▶ _Instructions for the task_: Look through the listing below and write out exactly the lines from the line with "Let E = 45535 - 1*9040. What is E/(-51948)?" to the line with "Answer: 40*√19/27 ≈ 6.4576", both included, and no others.

-- Available data follows --

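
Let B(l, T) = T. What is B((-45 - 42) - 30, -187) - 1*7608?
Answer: -7795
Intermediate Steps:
B((-45 - 42) - 30, -187) - 1*7608 = -187 - 1*7608 = -187 - 7608 = -7795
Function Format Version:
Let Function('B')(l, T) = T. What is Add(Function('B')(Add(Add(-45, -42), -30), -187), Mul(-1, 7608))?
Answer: -7795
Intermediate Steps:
Add(Function('B')(Add(Add(-45, -42), -30), -187), Mul(-1, 7608)) = Add(-187, Mul(-1, 7608)) = Add(-187, -7608) = -7795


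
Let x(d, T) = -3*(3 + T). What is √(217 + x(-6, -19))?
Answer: √265 ≈ 16.279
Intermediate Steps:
x(d, T) = -9 - 3*T
√(217 + x(-6, -19)) = √(217 + (-9 - 3*(-19))) = √(217 + (-9 + 57)) = √(217 + 48) = √265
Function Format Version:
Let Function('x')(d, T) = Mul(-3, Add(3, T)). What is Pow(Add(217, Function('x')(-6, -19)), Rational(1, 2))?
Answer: Pow(265, Rational(1, 2)) ≈ 16.279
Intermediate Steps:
Function('x')(d, T) = Add(-9, Mul(-3, T))
Pow(Add(217, Function('x')(-6, -19)), Rational(1, 2)) = Pow(Add(217, Add(-9, Mul(-3, -19))), Rational(1, 2)) = Pow(Add(217, Add(-9, 57)), Rational(1, 2)) = Pow(Add(217, 48), Rational(1, 2)) = Pow(265, Rational(1, 2))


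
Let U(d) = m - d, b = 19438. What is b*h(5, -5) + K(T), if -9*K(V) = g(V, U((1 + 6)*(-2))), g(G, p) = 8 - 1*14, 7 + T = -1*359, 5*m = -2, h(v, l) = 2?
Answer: 116630/3 ≈ 38877.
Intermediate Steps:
m = -2/5 (m = (1/5)*(-2) = -2/5 ≈ -0.40000)
T = -366 (T = -7 - 1*359 = -7 - 359 = -366)
U(d) = -2/5 - d
g(G, p) = -6 (g(G, p) = 8 - 14 = -6)
K(V) = 2/3 (K(V) = -1/9*(-6) = 2/3)
b*h(5, -5) + K(T) = 19438*2 + 2/3 = 38876 + 2/3 = 116630/3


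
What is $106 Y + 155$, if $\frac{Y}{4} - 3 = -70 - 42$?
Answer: $-46061$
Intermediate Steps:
$Y = -436$ ($Y = 12 + 4 \left(-70 - 42\right) = 12 + 4 \left(-112\right) = 12 - 448 = -436$)
$106 Y + 155 = 106 \left(-436\right) + 155 = -46216 + 155 = -46061$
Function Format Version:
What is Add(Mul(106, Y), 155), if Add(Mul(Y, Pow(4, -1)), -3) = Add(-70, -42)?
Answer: -46061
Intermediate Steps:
Y = -436 (Y = Add(12, Mul(4, Add(-70, -42))) = Add(12, Mul(4, -112)) = Add(12, -448) = -436)
Add(Mul(106, Y), 155) = Add(Mul(106, -436), 155) = Add(-46216, 155) = -46061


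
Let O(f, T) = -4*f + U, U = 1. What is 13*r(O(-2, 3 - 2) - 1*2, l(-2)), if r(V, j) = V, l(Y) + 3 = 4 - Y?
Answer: 91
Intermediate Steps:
l(Y) = 1 - Y (l(Y) = -3 + (4 - Y) = 1 - Y)
O(f, T) = 1 - 4*f (O(f, T) = -4*f + 1 = 1 - 4*f)
13*r(O(-2, 3 - 2) - 1*2, l(-2)) = 13*((1 - 4*(-2)) - 1*2) = 13*((1 + 8) - 2) = 13*(9 - 2) = 13*7 = 91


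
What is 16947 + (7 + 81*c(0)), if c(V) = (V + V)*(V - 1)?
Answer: 16954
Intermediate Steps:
c(V) = 2*V*(-1 + V) (c(V) = (2*V)*(-1 + V) = 2*V*(-1 + V))
16947 + (7 + 81*c(0)) = 16947 + (7 + 81*(2*0*(-1 + 0))) = 16947 + (7 + 81*(2*0*(-1))) = 16947 + (7 + 81*0) = 16947 + (7 + 0) = 16947 + 7 = 16954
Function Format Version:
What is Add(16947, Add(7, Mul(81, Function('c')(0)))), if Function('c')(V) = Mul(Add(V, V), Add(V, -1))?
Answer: 16954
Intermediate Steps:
Function('c')(V) = Mul(2, V, Add(-1, V)) (Function('c')(V) = Mul(Mul(2, V), Add(-1, V)) = Mul(2, V, Add(-1, V)))
Add(16947, Add(7, Mul(81, Function('c')(0)))) = Add(16947, Add(7, Mul(81, Mul(2, 0, Add(-1, 0))))) = Add(16947, Add(7, Mul(81, Mul(2, 0, -1)))) = Add(16947, Add(7, Mul(81, 0))) = Add(16947, Add(7, 0)) = Add(16947, 7) = 16954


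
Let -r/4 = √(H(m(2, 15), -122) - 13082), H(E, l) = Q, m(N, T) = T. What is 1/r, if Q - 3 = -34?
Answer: I*√1457/17484 ≈ 0.0021832*I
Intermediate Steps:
Q = -31 (Q = 3 - 34 = -31)
H(E, l) = -31
r = -12*I*√1457 (r = -4*√(-31 - 13082) = -12*I*√1457 ≈ -458.05*I)
1/r = 1/(-12*I*√1457) = I*√1457/17484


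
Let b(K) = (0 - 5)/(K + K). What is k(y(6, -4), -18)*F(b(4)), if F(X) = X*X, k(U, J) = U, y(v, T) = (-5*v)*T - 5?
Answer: 2875/64 ≈ 44.922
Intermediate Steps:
y(v, T) = -5 - 5*T*v (y(v, T) = -5*T*v - 5 = -5 - 5*T*v)
b(K) = -5/(2*K) (b(K) = -5*1/(2*K) = -5/(2*K))
F(X) = X²
k(y(6, -4), -18)*F(b(4)) = (-5 - 5*(-4)*6)*(-5/2/4)² = (-5 + 120)*(-5/2*¼)² = 115*(-5/8)² = 115*(25/64) = 2875/64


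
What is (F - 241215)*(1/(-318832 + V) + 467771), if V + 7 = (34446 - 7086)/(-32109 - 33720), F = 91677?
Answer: -489387496413700821672/6996293297 ≈ -6.9950e+10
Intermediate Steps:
V = -162721/21943 (V = -7 + (34446 - 7086)/(-32109 - 33720) = -7 + 27360/(-65829) = -7 + 27360*(-1/65829) = -7 - 9120/21943 = -162721/21943 ≈ -7.4156)
(F - 241215)*(1/(-318832 + V) + 467771) = (91677 - 241215)*(1/(-318832 - 162721/21943) + 467771) = -149538*(1/(-6996293297/21943) + 467771) = -149538*(-21943/6996293297 + 467771) = -149538*3272663111809044/6996293297 = -489387496413700821672/6996293297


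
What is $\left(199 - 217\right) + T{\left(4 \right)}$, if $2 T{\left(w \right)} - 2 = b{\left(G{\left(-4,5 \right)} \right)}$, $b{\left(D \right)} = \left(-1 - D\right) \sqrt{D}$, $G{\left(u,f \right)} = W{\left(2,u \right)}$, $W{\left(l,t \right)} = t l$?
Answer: $-17 + 7 i \sqrt{2} \approx -17.0 + 9.8995 i$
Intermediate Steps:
$W{\left(l,t \right)} = l t$
$G{\left(u,f \right)} = 2 u$
$b{\left(D \right)} = \sqrt{D} \left(-1 - D\right)$
$T{\left(w \right)} = 1 + 7 i \sqrt{2}$ ($T{\left(w \right)} = 1 + \frac{\sqrt{2 \left(-4\right)} \left(-1 - 2 \left(-4\right)\right)}{2} = 1 + \frac{\sqrt{-8} \left(-1 - -8\right)}{2} = 1 + \frac{2 i \sqrt{2} \left(-1 + 8\right)}{2} = 1 + \frac{2 i \sqrt{2} \cdot 7}{2} = 1 + \frac{14 i \sqrt{2}}{2} = 1 + 7 i \sqrt{2}$)
$\left(199 - 217\right) + T{\left(4 \right)} = \left(199 - 217\right) + \left(1 + 7 i \sqrt{2}\right) = -18 + \left(1 + 7 i \sqrt{2}\right) = -17 + 7 i \sqrt{2}$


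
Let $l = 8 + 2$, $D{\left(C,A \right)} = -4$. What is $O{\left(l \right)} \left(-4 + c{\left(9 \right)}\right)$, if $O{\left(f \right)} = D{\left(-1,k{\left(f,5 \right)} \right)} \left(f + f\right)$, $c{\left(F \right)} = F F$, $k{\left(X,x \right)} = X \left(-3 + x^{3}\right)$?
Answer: $-6160$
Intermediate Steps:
$c{\left(F \right)} = F^{2}$
$l = 10$
$O{\left(f \right)} = - 8 f$ ($O{\left(f \right)} = - 4 \left(f + f\right) = - 4 \cdot 2 f = - 8 f$)
$O{\left(l \right)} \left(-4 + c{\left(9 \right)}\right) = \left(-8\right) 10 \left(-4 + 9^{2}\right) = - 80 \left(-4 + 81\right) = \left(-80\right) 77 = -6160$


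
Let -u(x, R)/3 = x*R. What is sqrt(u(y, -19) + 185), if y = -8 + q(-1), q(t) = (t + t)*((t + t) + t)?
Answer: sqrt(71) ≈ 8.4261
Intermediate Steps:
q(t) = 6*t**2 (q(t) = (2*t)*(2*t + t) = (2*t)*(3*t) = 6*t**2)
y = -2 (y = -8 + 6*(-1)**2 = -8 + 6*1 = -8 + 6 = -2)
u(x, R) = -3*R*x (u(x, R) = -3*x*R = -3*R*x)
sqrt(u(y, -19) + 185) = sqrt(-3*(-19)*(-2) + 185) = sqrt(-114 + 185) = sqrt(71)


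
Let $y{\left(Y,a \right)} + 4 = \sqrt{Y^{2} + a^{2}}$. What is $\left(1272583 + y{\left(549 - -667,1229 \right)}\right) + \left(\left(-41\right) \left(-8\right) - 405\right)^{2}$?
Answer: $1278508 + \sqrt{2989097} \approx 1.2802 \cdot 10^{6}$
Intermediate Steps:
$y{\left(Y,a \right)} = -4 + \sqrt{Y^{2} + a^{2}}$
$\left(1272583 + y{\left(549 - -667,1229 \right)}\right) + \left(\left(-41\right) \left(-8\right) - 405\right)^{2} = \left(1272583 - \left(4 - \sqrt{\left(549 - -667\right)^{2} + 1229^{2}}\right)\right) + \left(\left(-41\right) \left(-8\right) - 405\right)^{2} = \left(1272583 - \left(4 - \sqrt{\left(549 + 667\right)^{2} + 1510441}\right)\right) + \left(328 - 405\right)^{2} = \left(1272583 - \left(4 - \sqrt{1216^{2} + 1510441}\right)\right) + \left(-77\right)^{2} = \left(1272583 - \left(4 - \sqrt{1478656 + 1510441}\right)\right) + 5929 = \left(1272583 - \left(4 - \sqrt{2989097}\right)\right) + 5929 = \left(1272579 + \sqrt{2989097}\right) + 5929 = 1278508 + \sqrt{2989097}$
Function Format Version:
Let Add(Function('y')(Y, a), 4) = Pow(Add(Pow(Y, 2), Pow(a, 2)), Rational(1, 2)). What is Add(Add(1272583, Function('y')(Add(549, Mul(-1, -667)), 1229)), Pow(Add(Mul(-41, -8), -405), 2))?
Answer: Add(1278508, Pow(2989097, Rational(1, 2))) ≈ 1.2802e+6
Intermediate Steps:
Function('y')(Y, a) = Add(-4, Pow(Add(Pow(Y, 2), Pow(a, 2)), Rational(1, 2)))
Add(Add(1272583, Function('y')(Add(549, Mul(-1, -667)), 1229)), Pow(Add(Mul(-41, -8), -405), 2)) = Add(Add(1272583, Add(-4, Pow(Add(Pow(Add(549, Mul(-1, -667)), 2), Pow(1229, 2)), Rational(1, 2)))), Pow(Add(Mul(-41, -8), -405), 2)) = Add(Add(1272583, Add(-4, Pow(Add(Pow(Add(549, 667), 2), 1510441), Rational(1, 2)))), Pow(Add(328, -405), 2)) = Add(Add(1272583, Add(-4, Pow(Add(Pow(1216, 2), 1510441), Rational(1, 2)))), Pow(-77, 2)) = Add(Add(1272583, Add(-4, Pow(Add(1478656, 1510441), Rational(1, 2)))), 5929) = Add(Add(1272583, Add(-4, Pow(2989097, Rational(1, 2)))), 5929) = Add(Add(1272579, Pow(2989097, Rational(1, 2))), 5929) = Add(1278508, Pow(2989097, Rational(1, 2)))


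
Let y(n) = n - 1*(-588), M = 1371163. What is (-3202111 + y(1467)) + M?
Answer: -1828893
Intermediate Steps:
y(n) = 588 + n (y(n) = n + 588 = 588 + n)
(-3202111 + y(1467)) + M = (-3202111 + (588 + 1467)) + 1371163 = (-3202111 + 2055) + 1371163 = -3200056 + 1371163 = -1828893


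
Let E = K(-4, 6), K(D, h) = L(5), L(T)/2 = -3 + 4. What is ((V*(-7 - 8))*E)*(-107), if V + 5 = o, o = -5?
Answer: -32100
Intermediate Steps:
L(T) = 2 (L(T) = 2*(-3 + 4) = 2*1 = 2)
V = -10 (V = -5 - 5 = -10)
K(D, h) = 2
E = 2
((V*(-7 - 8))*E)*(-107) = (-10*(-7 - 8)*2)*(-107) = (-10*(-15)*2)*(-107) = (150*2)*(-107) = 300*(-107) = -32100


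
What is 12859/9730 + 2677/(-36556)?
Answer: 31716171/25406420 ≈ 1.2484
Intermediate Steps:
12859/9730 + 2677/(-36556) = 12859*(1/9730) + 2677*(-1/36556) = 1837/1390 - 2677/36556 = 31716171/25406420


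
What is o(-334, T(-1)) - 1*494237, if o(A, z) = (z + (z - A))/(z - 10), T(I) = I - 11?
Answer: -5436762/11 ≈ -4.9425e+5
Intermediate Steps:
T(I) = -11 + I
o(A, z) = (-A + 2*z)/(-10 + z)
o(-334, T(-1)) - 1*494237 = (-1*(-334) + 2*(-11 - 1))/(-10 + (-11 - 1)) - 1*494237 = (334 + 2*(-12))/(-10 - 12) - 494237 = (334 - 24)/(-22) - 494237 = -1/22*310 - 494237 = -155/11 - 494237 = -5436762/11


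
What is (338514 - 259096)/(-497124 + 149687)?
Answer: -79418/347437 ≈ -0.22858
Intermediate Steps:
(338514 - 259096)/(-497124 + 149687) = 79418/(-347437) = 79418*(-1/347437) = -79418/347437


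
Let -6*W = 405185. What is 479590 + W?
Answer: 2472355/6 ≈ 4.1206e+5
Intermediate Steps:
W = -405185/6 (W = -⅙*405185 = -405185/6 ≈ -67531.)
479590 + W = 479590 - 405185/6 = 2472355/6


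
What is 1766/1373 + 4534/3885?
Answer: 13086092/5334105 ≈ 2.4533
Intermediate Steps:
1766/1373 + 4534/3885 = 13086092/5334105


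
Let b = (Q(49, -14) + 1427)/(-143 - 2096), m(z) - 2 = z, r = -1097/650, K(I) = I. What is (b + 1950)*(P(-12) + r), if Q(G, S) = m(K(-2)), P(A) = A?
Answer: -38832050831/1455350 ≈ -26682.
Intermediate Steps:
r = -1097/650 (r = -1097*1/650 = -1097/650 ≈ -1.6877)
m(z) = 2 + z
Q(G, S) = 0 (Q(G, S) = 2 - 2 = 0)
b = -1427/2239 (b = (0 + 1427)/(-143 - 2096) = 1427/(-2239) = 1427*(-1/2239) = -1427/2239 ≈ -0.63734)
(b + 1950)*(P(-12) + r) = (-1427/2239 + 1950)*(-12 - 1097/650) = (4364623/2239)*(-8897/650) = -38832050831/1455350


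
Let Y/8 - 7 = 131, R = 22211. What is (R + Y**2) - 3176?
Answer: 1237851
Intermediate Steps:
Y = 1104 (Y = 56 + 8*131 = 56 + 1048 = 1104)
(R + Y**2) - 3176 = (22211 + 1104**2) - 3176 = (22211 + 1218816) - 3176 = 1241027 - 3176 = 1237851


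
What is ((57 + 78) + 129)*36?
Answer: 9504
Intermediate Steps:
((57 + 78) + 129)*36 = (135 + 129)*36 = 264*36 = 9504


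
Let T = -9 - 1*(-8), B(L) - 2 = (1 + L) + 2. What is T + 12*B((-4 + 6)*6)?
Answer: 203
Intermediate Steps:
B(L) = 5 + L (B(L) = 2 + ((1 + L) + 2) = 2 + (3 + L) = 5 + L)
T = -1 (T = -9 + 8 = -1)
T + 12*B((-4 + 6)*6) = -1 + 12*(5 + (-4 + 6)*6) = -1 + 12*(5 + 2*6) = -1 + 12*(5 + 12) = -1 + 12*17 = -1 + 204 = 203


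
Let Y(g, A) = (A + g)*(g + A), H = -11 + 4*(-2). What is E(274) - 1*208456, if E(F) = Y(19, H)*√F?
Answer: -208456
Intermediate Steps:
H = -19 (H = -11 - 8 = -19)
Y(g, A) = (A + g)² (Y(g, A) = (A + g)*(A + g) = (A + g)²)
E(F) = 0 (E(F) = (-19 + 19)²*√F = 0²*√F = 0*√F = 0)
E(274) - 1*208456 = 0 - 1*208456 = 0 - 208456 = -208456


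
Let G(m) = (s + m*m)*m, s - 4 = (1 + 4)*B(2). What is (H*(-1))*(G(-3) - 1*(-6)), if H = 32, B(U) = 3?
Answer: 2496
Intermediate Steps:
s = 19 (s = 4 + (1 + 4)*3 = 4 + 5*3 = 4 + 15 = 19)
G(m) = m*(19 + m**2) (G(m) = (19 + m*m)*m = (19 + m**2)*m = m*(19 + m**2))
(H*(-1))*(G(-3) - 1*(-6)) = (32*(-1))*(-3*(19 + (-3)**2) - 1*(-6)) = -32*(-3*(19 + 9) + 6) = -32*(-3*28 + 6) = -32*(-84 + 6) = -32*(-78) = 2496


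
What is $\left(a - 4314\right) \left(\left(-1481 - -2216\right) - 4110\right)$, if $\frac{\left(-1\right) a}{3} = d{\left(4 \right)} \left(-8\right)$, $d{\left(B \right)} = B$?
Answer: $14235750$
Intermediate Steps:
$a = 96$ ($a = - 3 \cdot 4 \left(-8\right) = \left(-3\right) \left(-32\right) = 96$)
$\left(a - 4314\right) \left(\left(-1481 - -2216\right) - 4110\right) = \left(96 - 4314\right) \left(\left(-1481 - -2216\right) - 4110\right) = - 4218 \left(\left(-1481 + 2216\right) - 4110\right) = - 4218 \left(735 - 4110\right) = \left(-4218\right) \left(-3375\right) = 14235750$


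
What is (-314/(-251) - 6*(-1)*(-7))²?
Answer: 104611984/63001 ≈ 1660.5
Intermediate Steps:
(-314/(-251) - 6*(-1)*(-7))² = (-314*(-1/251) + 6*(-7))² = (314/251 - 42)² = (-10228/251)² = 104611984/63001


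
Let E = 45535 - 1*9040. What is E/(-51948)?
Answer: -4055/5772 ≈ -0.70253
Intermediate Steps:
E = 36495 (E = 45535 - 9040 = 36495)
E/(-51948) = 36495/(-51948) = 36495*(-1/51948) = -4055/5772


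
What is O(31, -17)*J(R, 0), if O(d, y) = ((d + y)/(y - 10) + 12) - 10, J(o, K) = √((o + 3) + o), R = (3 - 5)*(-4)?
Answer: 40*√19/27 ≈ 6.4576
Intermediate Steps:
R = 8 (R = -2*(-4) = 8)
J(o, K) = √(3 + 2*o) (J(o, K) = √((3 + o) + o) = √(3 + 2*o))
O(d, y) = 2 + (d + y)/(-10 + y) (O(d, y) = ((d + y)/(-10 + y) + 12) - 10 = (12 + (d + y)/(-10 + y)) - 10 = 2 + (d + y)/(-10 + y))
O(31, -17)*J(R, 0) = ((-20 + 31 + 3*(-17))/(-10 - 17))*√(3 + 2*8) = ((-20 + 31 - 51)/(-27))*√(3 + 16) = (-1/27*(-40))*√19 = 40*√19/27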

-- Available data concluded --

▶ _Answer to the problem_:
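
Let E = 45535 - 1*9040. What is E/(-51948)?
Answer: -4055/5772 ≈ -0.70253
Intermediate Steps:
E = 36495 (E = 45535 - 9040 = 36495)
E/(-51948) = 36495/(-51948) = 36495*(-1/51948) = -4055/5772


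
What is O(31, -17)*J(R, 0), if O(d, y) = ((d + y)/(y - 10) + 12) - 10, J(o, K) = √((o + 3) + o), R = (3 - 5)*(-4)?
Answer: 40*√19/27 ≈ 6.4576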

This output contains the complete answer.